Each line that contains the word "index" counts once; give the total for the records below and nothing else.

==== GIVEN DATA ====

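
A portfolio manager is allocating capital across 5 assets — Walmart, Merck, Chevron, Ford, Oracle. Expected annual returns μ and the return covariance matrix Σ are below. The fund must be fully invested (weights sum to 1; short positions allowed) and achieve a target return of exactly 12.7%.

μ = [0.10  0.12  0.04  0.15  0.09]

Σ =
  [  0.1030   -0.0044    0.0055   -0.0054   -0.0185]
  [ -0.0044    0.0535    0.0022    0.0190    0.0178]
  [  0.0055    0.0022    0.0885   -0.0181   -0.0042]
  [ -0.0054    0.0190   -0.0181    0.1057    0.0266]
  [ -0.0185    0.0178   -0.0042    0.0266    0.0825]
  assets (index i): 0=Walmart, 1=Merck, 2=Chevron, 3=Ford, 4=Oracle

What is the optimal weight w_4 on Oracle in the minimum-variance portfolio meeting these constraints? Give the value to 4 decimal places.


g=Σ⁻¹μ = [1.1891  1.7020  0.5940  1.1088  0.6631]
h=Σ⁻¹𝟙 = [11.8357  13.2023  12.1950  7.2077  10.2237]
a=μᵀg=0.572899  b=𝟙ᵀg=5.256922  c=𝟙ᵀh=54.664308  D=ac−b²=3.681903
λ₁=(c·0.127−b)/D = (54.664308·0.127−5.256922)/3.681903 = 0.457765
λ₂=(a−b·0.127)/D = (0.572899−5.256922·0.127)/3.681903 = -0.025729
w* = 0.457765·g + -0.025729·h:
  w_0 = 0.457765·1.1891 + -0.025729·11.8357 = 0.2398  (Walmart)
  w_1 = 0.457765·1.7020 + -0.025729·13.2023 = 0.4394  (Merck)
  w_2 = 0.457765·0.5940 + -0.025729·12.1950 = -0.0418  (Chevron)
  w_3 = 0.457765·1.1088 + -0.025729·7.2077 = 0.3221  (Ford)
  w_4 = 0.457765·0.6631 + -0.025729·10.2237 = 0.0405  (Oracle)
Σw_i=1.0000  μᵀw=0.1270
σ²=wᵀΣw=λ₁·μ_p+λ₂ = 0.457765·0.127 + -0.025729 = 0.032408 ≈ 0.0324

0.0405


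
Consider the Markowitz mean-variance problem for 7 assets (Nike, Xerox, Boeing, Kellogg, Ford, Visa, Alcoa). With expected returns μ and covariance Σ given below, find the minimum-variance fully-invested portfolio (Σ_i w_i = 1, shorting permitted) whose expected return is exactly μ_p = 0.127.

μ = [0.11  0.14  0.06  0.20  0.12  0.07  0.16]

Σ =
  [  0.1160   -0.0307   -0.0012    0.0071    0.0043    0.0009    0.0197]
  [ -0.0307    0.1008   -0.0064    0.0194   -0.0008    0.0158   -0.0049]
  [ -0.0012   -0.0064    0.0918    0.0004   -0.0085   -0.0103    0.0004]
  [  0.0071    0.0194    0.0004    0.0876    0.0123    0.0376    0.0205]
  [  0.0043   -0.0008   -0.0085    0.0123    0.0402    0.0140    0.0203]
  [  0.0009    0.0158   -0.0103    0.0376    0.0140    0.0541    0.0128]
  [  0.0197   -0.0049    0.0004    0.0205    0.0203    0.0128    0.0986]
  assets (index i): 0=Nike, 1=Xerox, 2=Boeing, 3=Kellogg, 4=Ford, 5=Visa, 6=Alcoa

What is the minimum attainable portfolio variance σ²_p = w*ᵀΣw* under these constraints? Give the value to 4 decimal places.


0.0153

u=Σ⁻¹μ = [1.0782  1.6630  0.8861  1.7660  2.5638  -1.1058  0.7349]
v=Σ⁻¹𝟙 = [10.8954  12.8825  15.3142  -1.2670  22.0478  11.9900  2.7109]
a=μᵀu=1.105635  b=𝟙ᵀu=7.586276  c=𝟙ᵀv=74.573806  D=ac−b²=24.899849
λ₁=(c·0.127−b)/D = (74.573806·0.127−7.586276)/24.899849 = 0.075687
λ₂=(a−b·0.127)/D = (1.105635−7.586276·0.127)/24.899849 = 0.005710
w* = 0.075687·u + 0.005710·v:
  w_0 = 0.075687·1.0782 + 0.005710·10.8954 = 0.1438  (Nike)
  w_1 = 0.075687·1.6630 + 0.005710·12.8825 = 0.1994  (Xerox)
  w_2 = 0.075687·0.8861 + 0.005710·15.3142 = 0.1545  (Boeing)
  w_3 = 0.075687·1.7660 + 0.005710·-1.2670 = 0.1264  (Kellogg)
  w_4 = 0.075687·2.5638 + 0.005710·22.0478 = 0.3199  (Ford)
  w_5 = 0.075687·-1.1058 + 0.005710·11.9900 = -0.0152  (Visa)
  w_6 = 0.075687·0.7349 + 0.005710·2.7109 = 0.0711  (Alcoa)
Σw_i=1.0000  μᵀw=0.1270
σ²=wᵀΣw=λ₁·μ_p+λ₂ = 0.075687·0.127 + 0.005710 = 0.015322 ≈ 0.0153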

====

YOUR RESPONSE. 2